■ WHAT YOU SHOULD DO:
Set down each entry from the block beneath, exactly as written.

(Data extracted from a collection)
########################################

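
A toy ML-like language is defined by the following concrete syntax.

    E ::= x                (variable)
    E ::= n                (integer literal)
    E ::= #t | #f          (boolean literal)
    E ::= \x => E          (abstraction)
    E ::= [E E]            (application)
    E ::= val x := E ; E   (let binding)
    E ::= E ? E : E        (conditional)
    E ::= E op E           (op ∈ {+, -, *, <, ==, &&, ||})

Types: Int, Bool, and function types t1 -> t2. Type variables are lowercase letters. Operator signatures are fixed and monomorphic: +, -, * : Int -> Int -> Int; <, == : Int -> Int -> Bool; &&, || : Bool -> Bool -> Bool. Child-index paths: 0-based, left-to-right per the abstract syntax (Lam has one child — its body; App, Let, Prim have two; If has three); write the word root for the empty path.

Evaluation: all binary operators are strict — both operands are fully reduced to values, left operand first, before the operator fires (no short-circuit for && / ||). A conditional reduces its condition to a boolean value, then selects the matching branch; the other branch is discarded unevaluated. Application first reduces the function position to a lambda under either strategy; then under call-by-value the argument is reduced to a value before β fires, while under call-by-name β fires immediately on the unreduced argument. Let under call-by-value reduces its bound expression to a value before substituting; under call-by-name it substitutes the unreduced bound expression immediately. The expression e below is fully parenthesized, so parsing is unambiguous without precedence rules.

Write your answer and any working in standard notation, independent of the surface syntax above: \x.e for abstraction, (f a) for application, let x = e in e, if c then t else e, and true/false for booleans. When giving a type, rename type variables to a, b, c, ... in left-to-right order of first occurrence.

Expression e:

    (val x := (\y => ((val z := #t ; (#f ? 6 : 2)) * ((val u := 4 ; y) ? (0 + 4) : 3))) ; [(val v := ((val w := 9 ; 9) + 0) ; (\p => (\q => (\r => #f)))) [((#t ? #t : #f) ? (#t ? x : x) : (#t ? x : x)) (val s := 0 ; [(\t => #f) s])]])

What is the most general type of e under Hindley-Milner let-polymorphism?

Trace:
let z : Bool
  unify Bool ~ Bool
  unify Int ~ Int
  unify Int ~ Int
let u : Int
y : a
  unify a ~ Bool
  unify Int ~ Int
  unify Int ~ Int
  unify Int ~ Int
  unify Int ~ Int
\y._ : Bool -> Int
let x : Bool -> Int
let w : Int
  unify Int ~ Int
  unify Int ~ Int
let v : Int
\r._ : d -> Bool
\q._ : c -> d -> Bool
\p._ : b -> c -> d -> Bool
  unify Bool ~ Bool
  unify Bool ~ Bool
  unify Bool ~ Bool
  unify Bool ~ Bool
x : Bool -> Int
x : Bool -> Int
  unify Bool -> Int ~ Bool -> Int
  unify Bool ~ Bool
  unify Int ~ Int
  unify Bool ~ Bool
x : Bool -> Int
x : Bool -> Int
  unify Bool -> Int ~ Bool -> Int
  unify Bool ~ Bool
  unify Int ~ Int
  unify Bool -> Int ~ Bool -> Int
  unify Bool ~ Bool
  unify Int ~ Int
let s : Int
\t._ : e -> Bool
s : Int
  unify e -> Bool ~ Int -> f
  unify e ~ Int
  unify Bool ~ f
_ _ : Bool
  unify Bool -> Int ~ Bool -> g
  unify Bool ~ Bool
  unify Int ~ g
_ _ : Int
  unify b -> c -> d -> Bool ~ Int -> h
  unify b ~ Int
  unify c -> d -> Bool ~ h
_ _ : c -> d -> Bool

Answer: a -> b -> Bool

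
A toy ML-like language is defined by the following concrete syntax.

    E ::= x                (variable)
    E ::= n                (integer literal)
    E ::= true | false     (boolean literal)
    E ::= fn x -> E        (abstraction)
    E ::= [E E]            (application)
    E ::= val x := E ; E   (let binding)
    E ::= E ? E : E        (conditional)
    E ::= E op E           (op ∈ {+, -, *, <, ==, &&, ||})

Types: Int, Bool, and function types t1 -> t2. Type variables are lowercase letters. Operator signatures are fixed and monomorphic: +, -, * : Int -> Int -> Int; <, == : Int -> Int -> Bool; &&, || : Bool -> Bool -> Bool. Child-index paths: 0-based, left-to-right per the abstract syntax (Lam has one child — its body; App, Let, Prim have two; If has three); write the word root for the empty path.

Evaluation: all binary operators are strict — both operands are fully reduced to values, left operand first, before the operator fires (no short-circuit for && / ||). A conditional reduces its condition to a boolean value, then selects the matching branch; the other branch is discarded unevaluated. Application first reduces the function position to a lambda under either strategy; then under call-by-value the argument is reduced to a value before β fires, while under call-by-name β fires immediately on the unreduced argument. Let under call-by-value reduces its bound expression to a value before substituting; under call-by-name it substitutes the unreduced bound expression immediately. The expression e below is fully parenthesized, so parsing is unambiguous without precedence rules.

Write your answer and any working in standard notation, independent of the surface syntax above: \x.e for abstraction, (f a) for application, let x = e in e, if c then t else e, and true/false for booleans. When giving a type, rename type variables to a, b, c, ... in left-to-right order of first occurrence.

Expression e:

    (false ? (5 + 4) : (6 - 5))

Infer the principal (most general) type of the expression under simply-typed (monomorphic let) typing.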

########################################

■ RESULT:
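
A toy ML-like language is defined by the following concrete syntax.

    E ::= x                (variable)
    E ::= n                (integer literal)
    E ::= #t | #f          (boolean literal)
    E ::= \x => E          (abstraction)
    E ::= [E E]            (application)
    E ::= val x := E ; E   (let binding)
    E ::= E ? E : E        (conditional)
    E ::= E op E           (op ∈ {+, -, *, <, ==, &&, ||})

Types: Int, Bool, and function types t1 -> t2. Type variables are lowercase letters. Operator signatures are fixed and monomorphic: +, -, * : Int -> Int -> Int; <, == : Int -> Int -> Bool; &&, || : Bool -> Bool -> Bool. Child-index paths: 0-based, left-to-right per the abstract syntax (Lam has one child — its body; App, Let, Prim have two; If has three); write the word root for the empty path.

Evaluation: all binary operators are strict — both operands are fully reduced to values, left operand first, before the operator fires (no short-circuit for && / ||). A conditional reduces its condition to a boolean value, then selects the matching branch; the other branch is discarded unevaluated. Application first reduces the function position to a lambda under either strategy; then under call-by-value the argument is reduced to a value before β fires, while under call-by-name β fires immediately on the unreduced argument. Let under call-by-value reduces its bound expression to a value before substituting; under call-by-name it substitutes the unreduced bound expression immediately. The expression e below is fully parenthesized, so parsing is unambiguous without precedence rules.

Write your answer and any working in standard notation, independent of the surface syntax above: \x.e for abstraction, (f a) for application, let x = e in e, if c then t else e, and true/false for booleans. When giving a type, rename type variables to a, b, c, ... in left-to-right order of first occurrence.

Expression e:

    (val x := (\y => ((val z := #t ; (#f ? 6 : 2)) * ((val u := 4 ; y) ? (0 + 4) : 3))) ; [(val v := ((val w := 9 ; 9) + 0) ; (\p => (\q => (\r => #f)))) [((#t ? #t : #f) ? (#t ? x : x) : (#t ? x : x)) (val s := 0 ; [(\t => #f) s])]])

What is the most general type of e under Hindley-Milner let-polymorphism?

Trace:
let z : Bool
  unify Bool ~ Bool
  unify Int ~ Int
  unify Int ~ Int
let u : Int
y : a
  unify a ~ Bool
  unify Int ~ Int
  unify Int ~ Int
  unify Int ~ Int
  unify Int ~ Int
\y._ : Bool -> Int
let x : Bool -> Int
let w : Int
  unify Int ~ Int
  unify Int ~ Int
let v : Int
\r._ : d -> Bool
\q._ : c -> d -> Bool
\p._ : b -> c -> d -> Bool
  unify Bool ~ Bool
  unify Bool ~ Bool
  unify Bool ~ Bool
  unify Bool ~ Bool
x : Bool -> Int
x : Bool -> Int
  unify Bool -> Int ~ Bool -> Int
  unify Bool ~ Bool
  unify Int ~ Int
  unify Bool ~ Bool
x : Bool -> Int
x : Bool -> Int
  unify Bool -> Int ~ Bool -> Int
  unify Bool ~ Bool
  unify Int ~ Int
  unify Bool -> Int ~ Bool -> Int
  unify Bool ~ Bool
  unify Int ~ Int
let s : Int
\t._ : e -> Bool
s : Int
  unify e -> Bool ~ Int -> f
  unify e ~ Int
  unify Bool ~ f
_ _ : Bool
  unify Bool -> Int ~ Bool -> g
  unify Bool ~ Bool
  unify Int ~ g
_ _ : Int
  unify b -> c -> d -> Bool ~ Int -> h
  unify b ~ Int
  unify c -> d -> Bool ~ h
_ _ : c -> d -> Bool

Answer: a -> b -> Bool

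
A toy ML-like language is defined by the following concrete syntax.

    E ::= x                (variable)
    E ::= n                (integer literal)
    E ::= true | false     (boolean literal)
    E ::= fn x -> E        (abstraction)
    E ::= [E E]            (application)
    E ::= val x := E ; E   (let binding)
    E ::= E ? E : E        (conditional)
    E ::= E op E           (op ∈ {+, -, *, <, ==, &&, ||})

Types: Int, Bool, and function types t1 -> t2. Type variables are lowercase letters. Operator signatures are fixed and monomorphic: +, -, * : Int -> Int -> Int; <, == : Int -> Int -> Bool; &&, || : Bool -> Bool -> Bool. Child-index paths: 0-based, left-to-right per the abstract syntax (Lam has one child — its body; App, Let, Prim have two; If has three); write the word root for the empty path.

Evaluation: all binary operators are strict — both operands are fully reduced to values, left operand first, before the operator fires (no short-circuit for && / ||). A conditional reduces its condition to a boolean value, then selects the matching branch; the other branch is discarded unevaluated. Application first reduces the function position to a lambda under either strategy; then under call-by-value the argument is reduced to a value before β fires, while under call-by-name β fires immediately on the unreduced argument. Let under call-by-value reduces its bound expression to a value before substituting; under call-by-name it substitutes the unreduced bound expression immediately. The expression e below is fully parenthesized, so parsing is unambiguous without precedence rules.

Write your answer and any working in standard notation, independent of the surface syntax above: \x.e for abstraction, (f a) for application, let x = e in e, if c then t else e, and true/false for booleans. When giving a type, rename type variables to a, b, c, ... in left-to-right order of first occurrence.

Expression e:

    (false ? (5 + 4) : (6 - 5))

Infer the principal (most general) type of the expression under simply-typed (monomorphic let) typing.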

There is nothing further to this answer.